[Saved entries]
>>>
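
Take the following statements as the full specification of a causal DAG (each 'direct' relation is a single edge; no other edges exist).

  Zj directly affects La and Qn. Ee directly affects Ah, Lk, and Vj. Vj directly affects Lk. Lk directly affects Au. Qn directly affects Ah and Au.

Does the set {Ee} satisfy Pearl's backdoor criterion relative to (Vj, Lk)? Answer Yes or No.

Yes

Backdoor paths from Vj to Lk (paths whose first edge points into Vj):
  P1: Vj <- Ee -> Ah <- Qn -> Au <- Lk
  P2: Vj <- Ee -> Lk
Condition 1 (no descendant of Vj in the set): holds — descendants of Vj are {Au, Lk}; none are in {Ee}.
Condition 2 (every backdoor path blocked by {Ee}):
  P1: blocked at fork node Ee ∈ conditioning set.
  P2: blocked at fork node Ee ∈ conditioning set.
{Ee} satisfies the backdoor criterion.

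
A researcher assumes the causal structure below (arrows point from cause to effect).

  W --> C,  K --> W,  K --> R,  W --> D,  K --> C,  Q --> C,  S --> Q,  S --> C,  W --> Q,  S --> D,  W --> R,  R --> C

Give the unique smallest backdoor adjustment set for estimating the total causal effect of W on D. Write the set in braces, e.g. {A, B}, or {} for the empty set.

{}

Variables eligible for adjustment (non-descendants of W, excluding W and D): {K, S}.
Backdoor paths from W to D:
  P1: W <- K -> R -> C <- S -> D
  P2: W <- K -> R -> C <- Q <- S -> D
  P3: W <- K -> C <- S -> D
  P4: W <- K -> C <- Q <- S -> D
Each backdoor path contains an unconditioned collider, so every path is already blocked with the empty conditioning set:
  P1: blocked at collider C (neither it nor any descendant is in the conditioning set).
  P2: blocked at collider C (neither it nor any descendant is in the conditioning set).
  P3: blocked at collider C (neither it nor any descendant is in the conditioning set).
  P4: blocked at collider C (neither it nor any descendant is in the conditioning set).
The empty set is therefore the unique smallest valid set.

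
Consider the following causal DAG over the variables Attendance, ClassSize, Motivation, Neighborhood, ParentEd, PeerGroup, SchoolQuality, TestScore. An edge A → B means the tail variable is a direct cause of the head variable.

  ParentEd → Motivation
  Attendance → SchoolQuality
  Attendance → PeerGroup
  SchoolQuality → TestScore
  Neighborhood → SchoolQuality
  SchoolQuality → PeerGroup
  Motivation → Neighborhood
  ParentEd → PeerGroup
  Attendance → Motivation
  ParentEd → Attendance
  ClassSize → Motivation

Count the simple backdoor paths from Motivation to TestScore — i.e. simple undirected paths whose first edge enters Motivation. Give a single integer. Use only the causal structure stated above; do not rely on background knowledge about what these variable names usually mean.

A backdoor path from Motivation to TestScore is any simple undirected path whose first edge points into Motivation (i.e. leaves Motivation via a parent).
Parents of Motivation: {Attendance, ClassSize, ParentEd}.
Enumerating:
  P1: Motivation <- ParentEd -> Attendance -> SchoolQuality -> TestScore
  P2: Motivation <- ParentEd -> Attendance -> PeerGroup <- SchoolQuality -> TestScore
  P3: Motivation <- ParentEd -> PeerGroup <- Attendance -> SchoolQuality -> TestScore
  P4: Motivation <- ParentEd -> PeerGroup <- SchoolQuality -> TestScore
  P5: Motivation <- Attendance <- ParentEd -> PeerGroup <- SchoolQuality -> TestScore
  P6: Motivation <- Attendance -> SchoolQuality -> TestScore
  P7: Motivation <- Attendance -> PeerGroup <- SchoolQuality -> TestScore
That exhausts the simple backdoor paths. Count: 7.

7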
<<<
## TASK BRIEF
Would you return each entry exactly as it reads?

## EXERCISE ANSWER
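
Take the following statements as the full specification of a causal DAG (each 'direct' relation is a single edge; no other edges exist).

  Zj directly affects La and Qn. Ee directly affects Ah, Lk, and Vj. Vj directly affects Lk. Lk directly affects Au. Qn directly affects Ah and Au.

Does the set {Ee} satisfy Pearl's backdoor criterion relative to (Vj, Lk)? Answer Yes or No.

Yes

Backdoor paths from Vj to Lk (paths whose first edge points into Vj):
  P1: Vj <- Ee -> Ah <- Qn -> Au <- Lk
  P2: Vj <- Ee -> Lk
Condition 1 (no descendant of Vj in the set): holds — descendants of Vj are {Au, Lk}; none are in {Ee}.
Condition 2 (every backdoor path blocked by {Ee}):
  P1: blocked at fork node Ee ∈ conditioning set.
  P2: blocked at fork node Ee ∈ conditioning set.
{Ee} satisfies the backdoor criterion.

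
A researcher assumes the causal structure below (arrows point from cause to effect).

  W --> C,  K --> W,  K --> R,  W --> D,  K --> C,  Q --> C,  S --> Q,  S --> C,  W --> Q,  S --> D,  W --> R,  R --> C

Give the unique smallest backdoor adjustment set for estimating the total causal effect of W on D. Write the set in braces, e.g. {A, B}, or {} for the empty set.

{}

Variables eligible for adjustment (non-descendants of W, excluding W and D): {K, S}.
Backdoor paths from W to D:
  P1: W <- K -> R -> C <- S -> D
  P2: W <- K -> R -> C <- Q <- S -> D
  P3: W <- K -> C <- S -> D
  P4: W <- K -> C <- Q <- S -> D
Each backdoor path contains an unconditioned collider, so every path is already blocked with the empty conditioning set:
  P1: blocked at collider C (neither it nor any descendant is in the conditioning set).
  P2: blocked at collider C (neither it nor any descendant is in the conditioning set).
  P3: blocked at collider C (neither it nor any descendant is in the conditioning set).
  P4: blocked at collider C (neither it nor any descendant is in the conditioning set).
The empty set is therefore the unique smallest valid set.

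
Consider the following causal DAG over the variables Attendance, ClassSize, Motivation, Neighborhood, ParentEd, PeerGroup, SchoolQuality, TestScore. An edge A → B means the tail variable is a direct cause of the head variable.

  ParentEd → Motivation
  Attendance → SchoolQuality
  Attendance → PeerGroup
  SchoolQuality → TestScore
  Neighborhood → SchoolQuality
  SchoolQuality → PeerGroup
  Motivation → Neighborhood
  ParentEd → PeerGroup
  Attendance → Motivation
  ParentEd → Attendance
  ClassSize → Motivation

Count the simple backdoor paths from Motivation to TestScore — i.e. simple undirected paths whose first edge enters Motivation. Give a single integer. Use only the causal structure stated above; do not rely on background knowledge about what these variable names usually mean.

A backdoor path from Motivation to TestScore is any simple undirected path whose first edge points into Motivation (i.e. leaves Motivation via a parent).
Parents of Motivation: {Attendance, ClassSize, ParentEd}.
Enumerating:
  P1: Motivation <- ParentEd -> Attendance -> SchoolQuality -> TestScore
  P2: Motivation <- ParentEd -> Attendance -> PeerGroup <- SchoolQuality -> TestScore
  P3: Motivation <- ParentEd -> PeerGroup <- Attendance -> SchoolQuality -> TestScore
  P4: Motivation <- ParentEd -> PeerGroup <- SchoolQuality -> TestScore
  P5: Motivation <- Attendance <- ParentEd -> PeerGroup <- SchoolQuality -> TestScore
  P6: Motivation <- Attendance -> SchoolQuality -> TestScore
  P7: Motivation <- Attendance -> PeerGroup <- SchoolQuality -> TestScore
That exhausts the simple backdoor paths. Count: 7.

7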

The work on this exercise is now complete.